▸ **Exercise objective**
Only the lines from the start of the material through the line containing "Each age band spans 10" are to be extracted, exactly as they appear.

Start of Block

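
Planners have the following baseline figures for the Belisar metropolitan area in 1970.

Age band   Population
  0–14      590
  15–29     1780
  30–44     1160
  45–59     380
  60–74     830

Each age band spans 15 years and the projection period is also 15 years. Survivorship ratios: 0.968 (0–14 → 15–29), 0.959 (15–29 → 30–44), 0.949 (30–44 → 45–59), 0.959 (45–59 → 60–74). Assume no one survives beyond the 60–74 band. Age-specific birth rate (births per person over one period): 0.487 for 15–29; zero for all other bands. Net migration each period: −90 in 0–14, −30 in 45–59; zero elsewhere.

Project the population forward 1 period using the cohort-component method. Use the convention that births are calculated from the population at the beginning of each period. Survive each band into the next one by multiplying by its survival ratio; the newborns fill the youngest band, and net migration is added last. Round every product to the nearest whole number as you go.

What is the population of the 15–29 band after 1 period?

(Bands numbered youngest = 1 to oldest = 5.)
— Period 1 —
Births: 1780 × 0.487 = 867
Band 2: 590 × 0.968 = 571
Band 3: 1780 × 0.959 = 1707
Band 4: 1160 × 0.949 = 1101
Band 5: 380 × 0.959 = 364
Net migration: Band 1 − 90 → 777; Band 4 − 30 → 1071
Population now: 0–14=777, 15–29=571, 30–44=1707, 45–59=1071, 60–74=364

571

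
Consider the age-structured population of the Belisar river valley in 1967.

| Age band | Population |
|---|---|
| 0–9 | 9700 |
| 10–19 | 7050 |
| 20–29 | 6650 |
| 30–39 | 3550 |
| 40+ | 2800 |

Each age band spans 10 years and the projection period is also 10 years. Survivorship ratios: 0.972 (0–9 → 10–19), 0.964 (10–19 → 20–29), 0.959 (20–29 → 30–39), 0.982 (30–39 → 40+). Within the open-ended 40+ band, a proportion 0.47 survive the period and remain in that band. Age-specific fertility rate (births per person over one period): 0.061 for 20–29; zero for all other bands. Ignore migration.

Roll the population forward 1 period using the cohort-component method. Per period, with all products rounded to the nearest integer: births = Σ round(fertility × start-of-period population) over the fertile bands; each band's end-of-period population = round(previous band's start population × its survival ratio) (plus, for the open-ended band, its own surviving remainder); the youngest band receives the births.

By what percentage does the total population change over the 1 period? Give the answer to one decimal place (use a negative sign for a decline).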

End of Block

▸ **Result**
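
Planners have the following baseline figures for the Belisar metropolitan area in 1970.

Age band   Population
  0–14      590
  15–29     1780
  30–44     1160
  45–59     380
  60–74     830

Each age band spans 15 years and the projection period is also 15 years. Survivorship ratios: 0.968 (0–14 → 15–29), 0.959 (15–29 → 30–44), 0.949 (30–44 → 45–59), 0.959 (45–59 → 60–74). Assume no one survives beyond the 60–74 band. Age-specific birth rate (births per person over one period): 0.487 for 15–29; zero for all other bands. Net migration each period: −90 in 0–14, −30 in 45–59; zero elsewhere.

Project the population forward 1 period using the cohort-component method. Use the convention that births are calculated from the population at the beginning of each period. Survive each band into the next one by multiplying by its survival ratio; the newborns fill the youngest band, and net migration is added last. Round every product to the nearest whole number as you go.

What is the population of the 15–29 band after 1 period?

(Bands numbered youngest = 1 to oldest = 5.)
— Period 1 —
Births: 1780 × 0.487 = 867
Band 2: 590 × 0.968 = 571
Band 3: 1780 × 0.959 = 1707
Band 4: 1160 × 0.949 = 1101
Band 5: 380 × 0.959 = 364
Net migration: Band 1 − 90 → 777; Band 4 − 30 → 1071
Population now: 0–14=777, 15–29=571, 30–44=1707, 45–59=1071, 60–74=364

571

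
Consider the age-structured population of the Belisar river valley in 1967.

| Age band | Population |
|---|---|
| 0–9 | 9700 |
| 10–19 | 7050 |
| 20–29 | 6650 |
| 30–39 | 3550 |
| 40+ | 2800 |

Each age band spans 10 years and the projection period is also 10 years. Survivorship ratios: 0.972 (0–9 → 10–19), 0.964 (10–19 → 20–29), 0.959 (20–29 → 30–39), 0.982 (30–39 → 40+). Within the open-ended 40+ band, a proportion 0.47 survive the period and remain in that band. Age-specific fertility rate (births per person over one period): 0.061 for 20–29; zero for all other bands. Ignore migration.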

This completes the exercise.